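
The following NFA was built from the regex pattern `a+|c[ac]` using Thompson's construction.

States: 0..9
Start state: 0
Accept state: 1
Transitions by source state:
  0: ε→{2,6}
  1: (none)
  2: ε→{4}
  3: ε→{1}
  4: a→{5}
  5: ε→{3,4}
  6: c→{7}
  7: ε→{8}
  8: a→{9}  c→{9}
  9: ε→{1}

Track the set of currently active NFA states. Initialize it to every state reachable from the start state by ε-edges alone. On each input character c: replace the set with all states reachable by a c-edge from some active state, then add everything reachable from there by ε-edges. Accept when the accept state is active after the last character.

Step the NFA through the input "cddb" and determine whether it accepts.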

■ ■ ■ ■

*Task item*
The answer must be every line of the records above that holds the word "from".

*Solution*
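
The following NFA was built from the regex pattern `a+|c[ac]` using Thompson's construction.
Track the set of currently active NFA states. Initialize it to every state reachable from the start state by ε-edges alone. On each input character c: replace the set with all states reachable by a c-edge from some active state, then add everything reachable from there by ε-edges. Accept when the accept state is active after the last character.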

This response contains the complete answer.